Exercise aim ->
Each record is to be copied exactly as written.

Given data ->
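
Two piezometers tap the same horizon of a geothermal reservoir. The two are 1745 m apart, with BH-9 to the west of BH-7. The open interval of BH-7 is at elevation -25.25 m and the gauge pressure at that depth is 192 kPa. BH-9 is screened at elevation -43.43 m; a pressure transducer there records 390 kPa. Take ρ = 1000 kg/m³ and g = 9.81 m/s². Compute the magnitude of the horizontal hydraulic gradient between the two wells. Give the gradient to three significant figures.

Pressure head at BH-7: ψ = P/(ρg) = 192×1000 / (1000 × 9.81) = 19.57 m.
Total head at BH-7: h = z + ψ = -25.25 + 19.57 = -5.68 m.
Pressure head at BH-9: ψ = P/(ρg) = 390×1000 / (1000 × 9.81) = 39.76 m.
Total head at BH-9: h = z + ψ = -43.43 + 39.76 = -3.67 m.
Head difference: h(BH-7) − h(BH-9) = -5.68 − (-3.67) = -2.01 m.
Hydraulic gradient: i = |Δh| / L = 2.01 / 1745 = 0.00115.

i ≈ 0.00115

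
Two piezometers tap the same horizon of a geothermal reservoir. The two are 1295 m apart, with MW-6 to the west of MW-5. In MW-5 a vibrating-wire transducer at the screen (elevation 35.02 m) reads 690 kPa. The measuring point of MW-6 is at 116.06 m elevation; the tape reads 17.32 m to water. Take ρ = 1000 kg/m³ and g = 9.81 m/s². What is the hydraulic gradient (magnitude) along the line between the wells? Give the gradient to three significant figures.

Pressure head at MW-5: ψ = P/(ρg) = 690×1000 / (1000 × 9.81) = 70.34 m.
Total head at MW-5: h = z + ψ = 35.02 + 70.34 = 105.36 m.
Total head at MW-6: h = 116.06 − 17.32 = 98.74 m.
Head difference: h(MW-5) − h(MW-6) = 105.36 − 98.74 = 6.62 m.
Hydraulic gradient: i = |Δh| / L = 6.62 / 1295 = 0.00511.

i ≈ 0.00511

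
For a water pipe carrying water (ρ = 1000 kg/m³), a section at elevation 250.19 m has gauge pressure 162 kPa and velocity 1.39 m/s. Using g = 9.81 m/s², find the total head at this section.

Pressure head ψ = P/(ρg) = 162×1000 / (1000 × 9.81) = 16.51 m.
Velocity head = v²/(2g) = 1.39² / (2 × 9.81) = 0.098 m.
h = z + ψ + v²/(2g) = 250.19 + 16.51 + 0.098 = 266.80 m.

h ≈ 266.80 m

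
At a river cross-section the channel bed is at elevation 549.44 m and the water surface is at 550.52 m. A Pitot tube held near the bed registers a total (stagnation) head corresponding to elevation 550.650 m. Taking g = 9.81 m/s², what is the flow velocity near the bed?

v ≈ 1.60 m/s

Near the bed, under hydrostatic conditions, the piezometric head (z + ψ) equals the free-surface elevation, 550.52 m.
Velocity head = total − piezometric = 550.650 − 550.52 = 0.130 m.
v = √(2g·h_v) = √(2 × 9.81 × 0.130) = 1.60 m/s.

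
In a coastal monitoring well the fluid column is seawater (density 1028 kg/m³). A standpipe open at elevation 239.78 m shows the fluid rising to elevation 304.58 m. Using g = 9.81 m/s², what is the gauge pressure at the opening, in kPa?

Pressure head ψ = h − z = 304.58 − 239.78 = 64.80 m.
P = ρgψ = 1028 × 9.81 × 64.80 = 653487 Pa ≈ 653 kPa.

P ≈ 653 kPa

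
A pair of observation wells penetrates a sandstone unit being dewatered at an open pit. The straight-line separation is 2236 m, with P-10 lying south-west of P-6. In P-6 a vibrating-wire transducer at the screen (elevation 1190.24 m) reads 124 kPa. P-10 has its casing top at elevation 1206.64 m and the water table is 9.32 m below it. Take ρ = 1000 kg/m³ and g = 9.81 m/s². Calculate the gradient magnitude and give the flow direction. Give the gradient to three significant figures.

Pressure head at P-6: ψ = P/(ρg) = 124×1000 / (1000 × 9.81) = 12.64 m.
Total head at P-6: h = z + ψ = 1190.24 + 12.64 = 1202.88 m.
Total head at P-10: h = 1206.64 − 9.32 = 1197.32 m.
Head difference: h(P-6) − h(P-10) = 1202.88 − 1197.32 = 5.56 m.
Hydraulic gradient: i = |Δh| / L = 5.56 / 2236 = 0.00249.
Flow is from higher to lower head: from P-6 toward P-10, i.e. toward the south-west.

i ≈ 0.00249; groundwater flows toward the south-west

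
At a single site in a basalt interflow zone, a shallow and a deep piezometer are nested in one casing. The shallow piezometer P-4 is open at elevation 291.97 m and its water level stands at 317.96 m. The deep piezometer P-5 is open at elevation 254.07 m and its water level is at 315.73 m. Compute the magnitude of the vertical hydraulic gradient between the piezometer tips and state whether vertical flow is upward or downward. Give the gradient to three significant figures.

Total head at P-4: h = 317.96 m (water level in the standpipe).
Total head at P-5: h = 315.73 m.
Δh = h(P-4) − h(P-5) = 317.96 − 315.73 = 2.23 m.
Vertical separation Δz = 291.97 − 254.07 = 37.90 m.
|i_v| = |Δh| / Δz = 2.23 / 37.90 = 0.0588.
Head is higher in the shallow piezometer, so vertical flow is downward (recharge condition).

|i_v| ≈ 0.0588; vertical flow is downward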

Result of the task ->
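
Two piezometers tap the same horizon of a geothermal reservoir. The two are 1745 m apart, with BH-9 to the west of BH-7. The open interval of BH-7 is at elevation -25.25 m and the gauge pressure at that depth is 192 kPa. BH-9 is screened at elevation -43.43 m; a pressure transducer there records 390 kPa. Take ρ = 1000 kg/m³ and g = 9.81 m/s². Compute the magnitude of the horizontal hydraulic gradient between the two wells. Give the gradient to three significant figures.

Pressure head at BH-7: ψ = P/(ρg) = 192×1000 / (1000 × 9.81) = 19.57 m.
Total head at BH-7: h = z + ψ = -25.25 + 19.57 = -5.68 m.
Pressure head at BH-9: ψ = P/(ρg) = 390×1000 / (1000 × 9.81) = 39.76 m.
Total head at BH-9: h = z + ψ = -43.43 + 39.76 = -3.67 m.
Head difference: h(BH-7) − h(BH-9) = -5.68 − (-3.67) = -2.01 m.
Hydraulic gradient: i = |Δh| / L = 2.01 / 1745 = 0.00115.

i ≈ 0.00115

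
Two piezometers tap the same horizon of a geothermal reservoir. The two are 1295 m apart, with MW-6 to the west of MW-5. In MW-5 a vibrating-wire transducer at the screen (elevation 35.02 m) reads 690 kPa. The measuring point of MW-6 is at 116.06 m elevation; the tape reads 17.32 m to water. Take ρ = 1000 kg/m³ and g = 9.81 m/s². What is the hydraulic gradient (magnitude) along the line between the wells? Give the gradient to three significant figures.

Pressure head at MW-5: ψ = P/(ρg) = 690×1000 / (1000 × 9.81) = 70.34 m.
Total head at MW-5: h = z + ψ = 35.02 + 70.34 = 105.36 m.
Total head at MW-6: h = 116.06 − 17.32 = 98.74 m.
Head difference: h(MW-5) − h(MW-6) = 105.36 − 98.74 = 6.62 m.
Hydraulic gradient: i = |Δh| / L = 6.62 / 1295 = 0.00511.

i ≈ 0.00511

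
For a water pipe carrying water (ρ = 1000 kg/m³), a section at elevation 250.19 m has gauge pressure 162 kPa and velocity 1.39 m/s. Using g = 9.81 m/s², find the total head at this section.

Pressure head ψ = P/(ρg) = 162×1000 / (1000 × 9.81) = 16.51 m.
Velocity head = v²/(2g) = 1.39² / (2 × 9.81) = 0.098 m.
h = z + ψ + v²/(2g) = 250.19 + 16.51 + 0.098 = 266.80 m.

h ≈ 266.80 m

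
At a river cross-section the channel bed is at elevation 549.44 m and the water surface is at 550.52 m. A Pitot tube held near the bed registers a total (stagnation) head corresponding to elevation 550.650 m. Taking g = 9.81 m/s², what is the flow velocity near the bed?

v ≈ 1.60 m/s

Near the bed, under hydrostatic conditions, the piezometric head (z + ψ) equals the free-surface elevation, 550.52 m.
Velocity head = total − piezometric = 550.650 − 550.52 = 0.130 m.
v = √(2g·h_v) = √(2 × 9.81 × 0.130) = 1.60 m/s.

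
In a coastal monitoring well the fluid column is seawater (density 1028 kg/m³). A standpipe open at elevation 239.78 m shows the fluid rising to elevation 304.58 m. Using g = 9.81 m/s², what is the gauge pressure at the opening, in kPa?

Pressure head ψ = h − z = 304.58 − 239.78 = 64.80 m.
P = ρgψ = 1028 × 9.81 × 64.80 = 653487 Pa ≈ 653 kPa.

P ≈ 653 kPa

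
A pair of observation wells penetrates a sandstone unit being dewatered at an open pit. The straight-line separation is 2236 m, with P-10 lying south-west of P-6. In P-6 a vibrating-wire transducer at the screen (elevation 1190.24 m) reads 124 kPa. P-10 has its casing top at elevation 1206.64 m and the water table is 9.32 m below it. Take ρ = 1000 kg/m³ and g = 9.81 m/s². Calculate the gradient magnitude and give the flow direction. Give the gradient to three significant figures.

Pressure head at P-6: ψ = P/(ρg) = 124×1000 / (1000 × 9.81) = 12.64 m.
Total head at P-6: h = z + ψ = 1190.24 + 12.64 = 1202.88 m.
Total head at P-10: h = 1206.64 − 9.32 = 1197.32 m.
Head difference: h(P-6) − h(P-10) = 1202.88 − 1197.32 = 5.56 m.
Hydraulic gradient: i = |Δh| / L = 5.56 / 2236 = 0.00249.
Flow is from higher to lower head: from P-6 toward P-10, i.e. toward the south-west.

i ≈ 0.00249; groundwater flows toward the south-west

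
At a single site in a basalt interflow zone, a shallow and a deep piezometer are nested in one casing. The shallow piezometer P-4 is open at elevation 291.97 m and its water level stands at 317.96 m. The deep piezometer P-5 is open at elevation 254.07 m and its water level is at 315.73 m. Compute the magnitude of the vertical hydraulic gradient between the piezometer tips and state whether vertical flow is upward or downward. Give the gradient to three significant figures.

Total head at P-4: h = 317.96 m (water level in the standpipe).
Total head at P-5: h = 315.73 m.
Δh = h(P-4) − h(P-5) = 317.96 − 315.73 = 2.23 m.
Vertical separation Δz = 291.97 − 254.07 = 37.90 m.
|i_v| = |Δh| / Δz = 2.23 / 37.90 = 0.0588.
Head is higher in the shallow piezometer, so vertical flow is downward (recharge condition).

|i_v| ≈ 0.0588; vertical flow is downward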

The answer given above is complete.